== RECORDS
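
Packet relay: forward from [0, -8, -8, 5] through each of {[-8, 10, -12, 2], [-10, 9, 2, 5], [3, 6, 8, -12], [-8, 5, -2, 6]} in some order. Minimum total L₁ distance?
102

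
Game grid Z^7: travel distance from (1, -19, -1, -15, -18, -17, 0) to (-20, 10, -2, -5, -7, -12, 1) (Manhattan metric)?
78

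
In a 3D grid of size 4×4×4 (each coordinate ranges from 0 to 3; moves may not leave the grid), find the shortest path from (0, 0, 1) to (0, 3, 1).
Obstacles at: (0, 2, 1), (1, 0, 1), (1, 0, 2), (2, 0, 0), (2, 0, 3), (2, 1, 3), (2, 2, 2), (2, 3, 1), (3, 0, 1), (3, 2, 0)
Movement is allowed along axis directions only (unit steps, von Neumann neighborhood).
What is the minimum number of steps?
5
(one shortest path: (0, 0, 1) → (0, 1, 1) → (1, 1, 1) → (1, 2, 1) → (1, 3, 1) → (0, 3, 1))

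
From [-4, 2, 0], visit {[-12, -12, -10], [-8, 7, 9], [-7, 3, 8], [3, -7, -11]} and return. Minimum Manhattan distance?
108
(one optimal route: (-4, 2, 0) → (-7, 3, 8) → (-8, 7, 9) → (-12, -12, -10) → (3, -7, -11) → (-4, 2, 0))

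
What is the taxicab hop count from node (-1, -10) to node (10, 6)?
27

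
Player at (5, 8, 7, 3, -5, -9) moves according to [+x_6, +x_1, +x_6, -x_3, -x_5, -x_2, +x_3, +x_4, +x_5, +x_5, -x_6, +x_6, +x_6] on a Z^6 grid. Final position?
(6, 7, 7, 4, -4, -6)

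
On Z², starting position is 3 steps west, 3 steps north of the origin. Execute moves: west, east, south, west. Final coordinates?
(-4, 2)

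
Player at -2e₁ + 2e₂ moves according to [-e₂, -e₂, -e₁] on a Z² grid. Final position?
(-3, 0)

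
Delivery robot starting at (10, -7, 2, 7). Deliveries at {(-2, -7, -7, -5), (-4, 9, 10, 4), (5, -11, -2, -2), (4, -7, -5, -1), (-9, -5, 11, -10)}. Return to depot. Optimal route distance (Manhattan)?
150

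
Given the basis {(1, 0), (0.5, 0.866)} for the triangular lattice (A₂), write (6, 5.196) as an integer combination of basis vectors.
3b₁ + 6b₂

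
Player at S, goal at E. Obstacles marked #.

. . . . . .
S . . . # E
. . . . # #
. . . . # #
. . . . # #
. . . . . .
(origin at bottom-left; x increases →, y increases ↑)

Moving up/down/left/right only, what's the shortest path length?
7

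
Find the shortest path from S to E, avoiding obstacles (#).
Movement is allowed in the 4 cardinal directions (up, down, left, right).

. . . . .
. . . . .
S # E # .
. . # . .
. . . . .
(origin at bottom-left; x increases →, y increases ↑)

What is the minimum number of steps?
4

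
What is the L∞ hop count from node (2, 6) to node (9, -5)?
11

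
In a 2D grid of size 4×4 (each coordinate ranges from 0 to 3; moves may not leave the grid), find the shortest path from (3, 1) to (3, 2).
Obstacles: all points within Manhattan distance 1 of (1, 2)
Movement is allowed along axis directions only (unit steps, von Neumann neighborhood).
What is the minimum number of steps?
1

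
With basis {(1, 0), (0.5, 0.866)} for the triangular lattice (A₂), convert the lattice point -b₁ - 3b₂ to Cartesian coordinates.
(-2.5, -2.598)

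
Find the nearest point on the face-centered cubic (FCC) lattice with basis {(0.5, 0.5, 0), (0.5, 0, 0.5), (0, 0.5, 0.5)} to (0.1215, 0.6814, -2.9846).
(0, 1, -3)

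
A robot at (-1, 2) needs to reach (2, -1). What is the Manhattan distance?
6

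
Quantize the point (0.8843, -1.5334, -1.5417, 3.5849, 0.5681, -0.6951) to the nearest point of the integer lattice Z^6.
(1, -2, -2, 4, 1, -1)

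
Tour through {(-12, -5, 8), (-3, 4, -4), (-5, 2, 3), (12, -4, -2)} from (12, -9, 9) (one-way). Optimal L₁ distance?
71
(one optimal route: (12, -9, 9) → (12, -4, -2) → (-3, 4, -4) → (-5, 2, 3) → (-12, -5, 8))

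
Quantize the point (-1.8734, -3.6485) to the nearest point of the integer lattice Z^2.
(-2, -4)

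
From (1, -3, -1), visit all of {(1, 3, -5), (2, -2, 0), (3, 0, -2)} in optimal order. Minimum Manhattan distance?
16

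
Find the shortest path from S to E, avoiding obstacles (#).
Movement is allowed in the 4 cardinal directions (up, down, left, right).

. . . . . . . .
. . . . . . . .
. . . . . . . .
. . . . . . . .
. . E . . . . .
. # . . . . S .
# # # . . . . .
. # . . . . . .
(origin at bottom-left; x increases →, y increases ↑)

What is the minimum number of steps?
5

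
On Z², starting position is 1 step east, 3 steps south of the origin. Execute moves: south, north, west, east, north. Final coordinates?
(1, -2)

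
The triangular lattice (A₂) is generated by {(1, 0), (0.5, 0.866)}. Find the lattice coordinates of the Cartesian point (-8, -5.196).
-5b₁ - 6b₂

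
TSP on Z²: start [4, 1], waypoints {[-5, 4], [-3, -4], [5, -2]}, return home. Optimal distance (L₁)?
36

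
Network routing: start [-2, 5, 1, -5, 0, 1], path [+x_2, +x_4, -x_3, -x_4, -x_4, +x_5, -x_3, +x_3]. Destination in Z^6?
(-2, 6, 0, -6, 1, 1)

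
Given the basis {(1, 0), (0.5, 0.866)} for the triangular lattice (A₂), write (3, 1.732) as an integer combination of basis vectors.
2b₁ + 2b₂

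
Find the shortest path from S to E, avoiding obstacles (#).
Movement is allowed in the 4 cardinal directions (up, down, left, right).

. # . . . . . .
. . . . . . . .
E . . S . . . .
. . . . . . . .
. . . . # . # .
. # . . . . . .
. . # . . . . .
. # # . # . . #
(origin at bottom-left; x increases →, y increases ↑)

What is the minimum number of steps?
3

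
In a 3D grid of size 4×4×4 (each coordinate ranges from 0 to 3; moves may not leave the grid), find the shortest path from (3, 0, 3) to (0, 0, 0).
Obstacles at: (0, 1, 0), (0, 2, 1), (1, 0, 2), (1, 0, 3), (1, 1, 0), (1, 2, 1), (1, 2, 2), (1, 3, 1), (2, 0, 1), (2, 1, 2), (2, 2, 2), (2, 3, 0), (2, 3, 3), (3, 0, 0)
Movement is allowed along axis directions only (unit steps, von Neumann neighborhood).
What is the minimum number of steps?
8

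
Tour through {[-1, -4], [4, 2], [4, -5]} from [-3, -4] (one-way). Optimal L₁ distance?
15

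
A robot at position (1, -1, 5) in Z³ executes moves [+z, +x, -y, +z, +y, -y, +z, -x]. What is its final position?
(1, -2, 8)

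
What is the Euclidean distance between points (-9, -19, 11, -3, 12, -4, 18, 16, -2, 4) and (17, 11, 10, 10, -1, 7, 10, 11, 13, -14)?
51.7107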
====
### WHAT YOU WILL DO
Transcribe each line of the listing above precisely as it appears.

### ANSWER BELOW
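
Packet relay: forward from [0, -8, -8, 5] through each of {[-8, 10, -12, 2], [-10, 9, 2, 5], [3, 6, 8, -12], [-8, 5, -2, 6]} in some order. Minimum total L₁ distance?
102

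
Game grid Z^7: travel distance from (1, -19, -1, -15, -18, -17, 0) to (-20, 10, -2, -5, -7, -12, 1) (Manhattan metric)?
78

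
In a 3D grid of size 4×4×4 (each coordinate ranges from 0 to 3; moves may not leave the grid), find the shortest path from (0, 0, 1) to (0, 3, 1).
Obstacles at: (0, 2, 1), (1, 0, 1), (1, 0, 2), (2, 0, 0), (2, 0, 3), (2, 1, 3), (2, 2, 2), (2, 3, 1), (3, 0, 1), (3, 2, 0)
Movement is allowed along axis directions only (unit steps, von Neumann neighborhood).
What is the minimum number of steps?
5
(one shortest path: (0, 0, 1) → (0, 1, 1) → (1, 1, 1) → (1, 2, 1) → (1, 3, 1) → (0, 3, 1))

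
From [-4, 2, 0], visit {[-12, -12, -10], [-8, 7, 9], [-7, 3, 8], [3, -7, -11]} and return. Minimum Manhattan distance?
108
(one optimal route: (-4, 2, 0) → (-7, 3, 8) → (-8, 7, 9) → (-12, -12, -10) → (3, -7, -11) → (-4, 2, 0))

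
What is the taxicab hop count from node (-1, -10) to node (10, 6)?
27

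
Player at (5, 8, 7, 3, -5, -9) moves according to [+x_6, +x_1, +x_6, -x_3, -x_5, -x_2, +x_3, +x_4, +x_5, +x_5, -x_6, +x_6, +x_6] on a Z^6 grid. Final position?
(6, 7, 7, 4, -4, -6)

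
On Z², starting position is 3 steps west, 3 steps north of the origin. Execute moves: west, east, south, west. Final coordinates?
(-4, 2)

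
Player at -2e₁ + 2e₂ moves according to [-e₂, -e₂, -e₁] on a Z² grid. Final position?
(-3, 0)

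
Delivery robot starting at (10, -7, 2, 7). Deliveries at {(-2, -7, -7, -5), (-4, 9, 10, 4), (5, -11, -2, -2), (4, -7, -5, -1), (-9, -5, 11, -10)}. Return to depot. Optimal route distance (Manhattan)?
150

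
Given the basis {(1, 0), (0.5, 0.866)} for the triangular lattice (A₂), write (6, 5.196) as an integer combination of basis vectors.
3b₁ + 6b₂

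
Player at S, goal at E. Obstacles marked #.

. . . . . .
S . . . # E
. . . . # #
. . . . # #
. . . . # #
. . . . . .
(origin at bottom-left; x increases →, y increases ↑)

Moving up/down/left/right only, what's the shortest path length?
7

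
Find the shortest path from S to E, avoiding obstacles (#).
Movement is allowed in the 4 cardinal directions (up, down, left, right).

. . . . .
. . . . .
S # E # .
. . # . .
. . . . .
(origin at bottom-left; x increases →, y increases ↑)

What is the minimum number of steps?
4

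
What is the L∞ hop count from node (2, 6) to node (9, -5)?
11

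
In a 2D grid of size 4×4 (each coordinate ranges from 0 to 3; moves may not leave the grid), find the shortest path from (3, 1) to (3, 2).
Obstacles: all points within Manhattan distance 1 of (1, 2)
Movement is allowed along axis directions only (unit steps, von Neumann neighborhood).
What is the minimum number of steps?
1

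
With basis {(1, 0), (0.5, 0.866)} for the triangular lattice (A₂), convert the lattice point -b₁ - 3b₂ to Cartesian coordinates.
(-2.5, -2.598)

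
Find the nearest point on the face-centered cubic (FCC) lattice with basis {(0.5, 0.5, 0), (0.5, 0, 0.5), (0, 0.5, 0.5)} to (0.1215, 0.6814, -2.9846).
(0, 1, -3)

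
A robot at (-1, 2) needs to reach (2, -1). What is the Manhattan distance?
6

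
Quantize the point (0.8843, -1.5334, -1.5417, 3.5849, 0.5681, -0.6951) to the nearest point of the integer lattice Z^6.
(1, -2, -2, 4, 1, -1)

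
Tour through {(-12, -5, 8), (-3, 4, -4), (-5, 2, 3), (12, -4, -2)} from (12, -9, 9) (one-way). Optimal L₁ distance?
71
(one optimal route: (12, -9, 9) → (12, -4, -2) → (-3, 4, -4) → (-5, 2, 3) → (-12, -5, 8))

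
Quantize the point (-1.8734, -3.6485) to the nearest point of the integer lattice Z^2.
(-2, -4)

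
From (1, -3, -1), visit all of {(1, 3, -5), (2, -2, 0), (3, 0, -2)} in optimal order. Minimum Manhattan distance?
16

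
Find the shortest path from S to E, avoiding obstacles (#).
Movement is allowed in the 4 cardinal directions (up, down, left, right).

. . . . . . . .
. . . . . . . .
. . . . . . . .
. . . . . . . .
. . E . . . . .
. # . . . . S .
# # # . . . . .
. # . . . . . .
(origin at bottom-left; x increases →, y increases ↑)

What is the minimum number of steps?
5

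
On Z², starting position is 1 step east, 3 steps south of the origin. Execute moves: south, north, west, east, north. Final coordinates?
(1, -2)

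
The triangular lattice (A₂) is generated by {(1, 0), (0.5, 0.866)}. Find the lattice coordinates of the Cartesian point (-8, -5.196).
-5b₁ - 6b₂

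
TSP on Z²: start [4, 1], waypoints {[-5, 4], [-3, -4], [5, -2]}, return home. Optimal distance (L₁)?
36

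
Network routing: start [-2, 5, 1, -5, 0, 1], path [+x_2, +x_4, -x_3, -x_4, -x_4, +x_5, -x_3, +x_3]. Destination in Z^6?
(-2, 6, 0, -6, 1, 1)

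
Given the basis {(1, 0), (0.5, 0.866)} for the triangular lattice (A₂), write (3, 1.732) as an integer combination of basis vectors.
2b₁ + 2b₂

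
Find the shortest path from S to E, avoiding obstacles (#).
Movement is allowed in the 4 cardinal directions (up, down, left, right).

. # . . . . . .
. . . . . . . .
E . . S . . . .
. . . . . . . .
. . . . # . # .
. # . . . . . .
. . # . . . . .
. # # . # . . #
(origin at bottom-left; x increases →, y increases ↑)

What is the minimum number of steps?
3

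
In a 3D grid of size 4×4×4 (each coordinate ranges from 0 to 3; moves may not leave the grid), find the shortest path from (3, 0, 3) to (0, 0, 0).
Obstacles at: (0, 1, 0), (0, 2, 1), (1, 0, 2), (1, 0, 3), (1, 1, 0), (1, 2, 1), (1, 2, 2), (1, 3, 1), (2, 0, 1), (2, 1, 2), (2, 2, 2), (2, 3, 0), (2, 3, 3), (3, 0, 0)
Movement is allowed along axis directions only (unit steps, von Neumann neighborhood).
What is the minimum number of steps?
8

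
Tour through {[-1, -4], [4, 2], [4, -5]} from [-3, -4] (one-way). Optimal L₁ distance?
15

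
A robot at position (1, -1, 5) in Z³ executes moves [+z, +x, -y, +z, +y, -y, +z, -x]. What is its final position?
(1, -2, 8)

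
What is the Euclidean distance between points (-9, -19, 11, -3, 12, -4, 18, 16, -2, 4) and (17, 11, 10, 10, -1, 7, 10, 11, 13, -14)?
51.7107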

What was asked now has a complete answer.